» Your goal
First find the line with "GY1: gyrator = 1" in the entries below, then set down exactly every line through the line with "6: Sf2 ⇀ J3", that line included.

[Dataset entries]
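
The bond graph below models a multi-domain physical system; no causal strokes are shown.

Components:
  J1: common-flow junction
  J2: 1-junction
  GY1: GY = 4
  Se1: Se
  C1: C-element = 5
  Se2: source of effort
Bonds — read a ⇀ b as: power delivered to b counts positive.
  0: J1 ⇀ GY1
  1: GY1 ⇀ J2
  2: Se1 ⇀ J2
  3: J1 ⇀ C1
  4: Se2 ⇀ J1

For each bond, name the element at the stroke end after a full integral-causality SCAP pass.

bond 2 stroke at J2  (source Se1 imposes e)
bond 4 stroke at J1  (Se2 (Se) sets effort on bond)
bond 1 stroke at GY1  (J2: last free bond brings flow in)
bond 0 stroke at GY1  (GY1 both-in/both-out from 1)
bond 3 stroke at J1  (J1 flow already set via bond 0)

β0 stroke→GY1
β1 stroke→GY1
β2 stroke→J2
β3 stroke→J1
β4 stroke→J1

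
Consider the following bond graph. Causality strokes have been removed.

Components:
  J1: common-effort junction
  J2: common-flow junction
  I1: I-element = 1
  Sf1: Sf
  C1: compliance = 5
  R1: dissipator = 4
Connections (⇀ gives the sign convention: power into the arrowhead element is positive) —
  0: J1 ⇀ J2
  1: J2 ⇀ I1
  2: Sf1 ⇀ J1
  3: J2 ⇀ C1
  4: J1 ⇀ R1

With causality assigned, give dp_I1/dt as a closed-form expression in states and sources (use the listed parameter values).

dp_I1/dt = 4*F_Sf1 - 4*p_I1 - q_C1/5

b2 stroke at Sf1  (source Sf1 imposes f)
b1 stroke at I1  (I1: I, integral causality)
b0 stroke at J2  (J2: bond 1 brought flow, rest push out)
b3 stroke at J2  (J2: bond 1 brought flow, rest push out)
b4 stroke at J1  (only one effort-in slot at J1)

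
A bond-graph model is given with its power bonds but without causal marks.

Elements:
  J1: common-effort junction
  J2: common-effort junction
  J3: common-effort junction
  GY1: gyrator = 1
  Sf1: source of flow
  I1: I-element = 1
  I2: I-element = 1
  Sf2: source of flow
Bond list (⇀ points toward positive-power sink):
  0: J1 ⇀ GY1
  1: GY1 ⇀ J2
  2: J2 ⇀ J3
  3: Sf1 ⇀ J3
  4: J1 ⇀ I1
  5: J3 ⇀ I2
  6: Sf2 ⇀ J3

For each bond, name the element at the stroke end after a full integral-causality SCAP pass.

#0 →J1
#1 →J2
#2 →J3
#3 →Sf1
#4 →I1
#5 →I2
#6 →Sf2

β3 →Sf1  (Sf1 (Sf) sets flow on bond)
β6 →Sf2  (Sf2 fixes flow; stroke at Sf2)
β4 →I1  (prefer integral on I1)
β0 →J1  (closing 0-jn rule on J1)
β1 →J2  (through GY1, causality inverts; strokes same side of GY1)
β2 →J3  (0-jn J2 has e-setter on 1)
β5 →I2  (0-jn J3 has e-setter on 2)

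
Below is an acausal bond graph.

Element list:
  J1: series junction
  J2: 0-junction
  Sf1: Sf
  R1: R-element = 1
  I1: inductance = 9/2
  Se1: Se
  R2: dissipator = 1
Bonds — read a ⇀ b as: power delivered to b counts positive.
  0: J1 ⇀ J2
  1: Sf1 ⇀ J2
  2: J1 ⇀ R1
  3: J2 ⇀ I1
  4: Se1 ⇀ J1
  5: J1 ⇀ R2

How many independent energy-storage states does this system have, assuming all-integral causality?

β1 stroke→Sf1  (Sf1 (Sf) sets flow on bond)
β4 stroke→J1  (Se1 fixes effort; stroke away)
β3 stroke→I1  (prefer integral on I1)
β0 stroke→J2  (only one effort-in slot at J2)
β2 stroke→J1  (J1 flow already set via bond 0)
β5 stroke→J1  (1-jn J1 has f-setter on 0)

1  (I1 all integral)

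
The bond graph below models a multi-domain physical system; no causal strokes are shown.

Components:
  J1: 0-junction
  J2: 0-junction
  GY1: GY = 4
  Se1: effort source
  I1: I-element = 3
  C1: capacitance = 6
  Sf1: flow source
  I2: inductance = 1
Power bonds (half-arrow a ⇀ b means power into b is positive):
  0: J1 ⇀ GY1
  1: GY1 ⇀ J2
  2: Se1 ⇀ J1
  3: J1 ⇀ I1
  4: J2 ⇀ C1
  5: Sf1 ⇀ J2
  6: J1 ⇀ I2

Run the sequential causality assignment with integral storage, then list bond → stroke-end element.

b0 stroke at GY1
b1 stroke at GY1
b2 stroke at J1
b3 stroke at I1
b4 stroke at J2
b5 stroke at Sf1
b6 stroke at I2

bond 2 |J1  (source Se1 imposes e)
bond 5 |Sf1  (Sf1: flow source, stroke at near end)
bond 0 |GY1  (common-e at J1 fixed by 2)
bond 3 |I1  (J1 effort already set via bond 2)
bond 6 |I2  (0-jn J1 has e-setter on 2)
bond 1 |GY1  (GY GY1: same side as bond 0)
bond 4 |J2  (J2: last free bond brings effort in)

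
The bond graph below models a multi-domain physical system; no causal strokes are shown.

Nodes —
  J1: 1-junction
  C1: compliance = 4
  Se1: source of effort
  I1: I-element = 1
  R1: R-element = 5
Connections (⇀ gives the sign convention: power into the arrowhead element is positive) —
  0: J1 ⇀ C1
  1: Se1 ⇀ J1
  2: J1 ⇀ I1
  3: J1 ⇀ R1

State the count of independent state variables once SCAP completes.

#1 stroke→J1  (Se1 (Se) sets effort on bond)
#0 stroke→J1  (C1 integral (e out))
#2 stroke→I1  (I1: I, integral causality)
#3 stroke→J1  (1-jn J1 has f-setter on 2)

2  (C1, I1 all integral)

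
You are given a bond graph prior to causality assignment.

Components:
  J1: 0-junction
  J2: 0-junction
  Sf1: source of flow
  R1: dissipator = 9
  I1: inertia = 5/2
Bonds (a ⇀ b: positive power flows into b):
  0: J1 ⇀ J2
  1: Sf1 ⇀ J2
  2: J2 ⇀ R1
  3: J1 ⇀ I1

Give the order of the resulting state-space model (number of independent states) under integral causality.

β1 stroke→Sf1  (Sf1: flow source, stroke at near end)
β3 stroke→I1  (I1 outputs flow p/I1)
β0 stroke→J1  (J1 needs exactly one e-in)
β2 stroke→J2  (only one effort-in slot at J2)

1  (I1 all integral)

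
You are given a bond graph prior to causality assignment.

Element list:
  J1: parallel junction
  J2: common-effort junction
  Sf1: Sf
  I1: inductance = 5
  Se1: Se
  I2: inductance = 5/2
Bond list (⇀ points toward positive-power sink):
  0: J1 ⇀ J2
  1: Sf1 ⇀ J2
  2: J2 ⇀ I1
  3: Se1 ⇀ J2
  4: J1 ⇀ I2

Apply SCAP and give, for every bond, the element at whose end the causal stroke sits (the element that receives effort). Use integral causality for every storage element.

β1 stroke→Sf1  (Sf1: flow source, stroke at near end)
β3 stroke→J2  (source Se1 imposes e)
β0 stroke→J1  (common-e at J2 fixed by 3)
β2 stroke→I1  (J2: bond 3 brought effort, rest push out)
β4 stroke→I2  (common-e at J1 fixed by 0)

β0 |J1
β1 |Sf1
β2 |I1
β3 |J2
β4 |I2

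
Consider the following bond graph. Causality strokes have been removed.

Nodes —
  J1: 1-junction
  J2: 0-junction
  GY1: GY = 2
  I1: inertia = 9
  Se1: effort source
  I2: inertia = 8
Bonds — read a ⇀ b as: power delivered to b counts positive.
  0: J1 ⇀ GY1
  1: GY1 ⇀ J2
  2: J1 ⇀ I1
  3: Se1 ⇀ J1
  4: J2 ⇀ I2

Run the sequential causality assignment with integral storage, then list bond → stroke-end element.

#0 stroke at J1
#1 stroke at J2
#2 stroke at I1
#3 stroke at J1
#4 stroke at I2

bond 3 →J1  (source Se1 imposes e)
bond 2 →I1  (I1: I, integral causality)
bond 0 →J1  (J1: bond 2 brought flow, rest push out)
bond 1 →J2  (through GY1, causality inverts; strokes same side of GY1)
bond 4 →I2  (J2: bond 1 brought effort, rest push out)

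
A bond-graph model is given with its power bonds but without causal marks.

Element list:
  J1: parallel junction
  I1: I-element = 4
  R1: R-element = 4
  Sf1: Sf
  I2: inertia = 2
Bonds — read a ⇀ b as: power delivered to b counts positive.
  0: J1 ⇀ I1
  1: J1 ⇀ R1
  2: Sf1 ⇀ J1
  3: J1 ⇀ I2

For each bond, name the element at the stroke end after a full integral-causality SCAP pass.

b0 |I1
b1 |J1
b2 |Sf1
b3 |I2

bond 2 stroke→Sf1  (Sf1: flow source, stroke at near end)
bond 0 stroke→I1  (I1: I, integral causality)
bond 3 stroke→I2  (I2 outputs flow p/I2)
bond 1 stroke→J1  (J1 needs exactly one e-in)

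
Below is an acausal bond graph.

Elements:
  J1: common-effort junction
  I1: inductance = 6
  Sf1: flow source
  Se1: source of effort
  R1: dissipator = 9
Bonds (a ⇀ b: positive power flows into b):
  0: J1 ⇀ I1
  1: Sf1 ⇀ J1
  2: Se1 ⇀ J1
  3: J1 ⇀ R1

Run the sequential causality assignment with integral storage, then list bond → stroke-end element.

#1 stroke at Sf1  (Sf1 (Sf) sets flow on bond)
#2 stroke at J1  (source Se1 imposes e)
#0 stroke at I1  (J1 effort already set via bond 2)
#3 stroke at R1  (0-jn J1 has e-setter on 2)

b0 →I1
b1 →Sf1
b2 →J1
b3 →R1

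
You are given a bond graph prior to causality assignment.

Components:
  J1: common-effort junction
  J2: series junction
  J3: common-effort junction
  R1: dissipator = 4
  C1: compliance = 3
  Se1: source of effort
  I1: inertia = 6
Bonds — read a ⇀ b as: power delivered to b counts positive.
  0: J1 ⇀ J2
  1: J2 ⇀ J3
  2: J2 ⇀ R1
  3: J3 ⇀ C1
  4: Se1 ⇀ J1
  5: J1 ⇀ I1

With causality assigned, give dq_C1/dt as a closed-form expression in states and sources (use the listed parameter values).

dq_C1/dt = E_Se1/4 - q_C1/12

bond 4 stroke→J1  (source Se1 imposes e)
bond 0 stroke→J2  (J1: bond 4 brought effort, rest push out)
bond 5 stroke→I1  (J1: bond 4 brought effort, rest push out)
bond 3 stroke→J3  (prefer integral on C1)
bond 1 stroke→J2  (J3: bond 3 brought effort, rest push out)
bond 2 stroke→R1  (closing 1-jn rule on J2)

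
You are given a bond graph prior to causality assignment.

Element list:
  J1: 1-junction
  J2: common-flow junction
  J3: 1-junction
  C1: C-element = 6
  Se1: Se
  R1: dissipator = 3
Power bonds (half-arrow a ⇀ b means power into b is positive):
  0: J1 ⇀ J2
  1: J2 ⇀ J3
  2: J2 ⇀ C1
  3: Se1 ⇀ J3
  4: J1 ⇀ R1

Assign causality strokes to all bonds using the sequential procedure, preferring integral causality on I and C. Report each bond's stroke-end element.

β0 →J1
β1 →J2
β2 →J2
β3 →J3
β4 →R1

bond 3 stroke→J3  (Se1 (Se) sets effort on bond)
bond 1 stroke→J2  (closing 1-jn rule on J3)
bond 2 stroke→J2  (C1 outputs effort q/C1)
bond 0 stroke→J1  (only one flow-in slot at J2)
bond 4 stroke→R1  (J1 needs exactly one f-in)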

» Reply
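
  GY1: gyrator = 1
  Sf1: source of flow
  I1: I-element = 1
  I2: I-element = 1
  Sf2: source of flow
Bond list (⇀ points toward positive-power sink):
  0: J1 ⇀ GY1
  1: GY1 ⇀ J2
  2: J2 ⇀ J3
  3: Sf1 ⇀ J3
  4: J1 ⇀ I1
  5: J3 ⇀ I2
  6: Sf2 ⇀ J3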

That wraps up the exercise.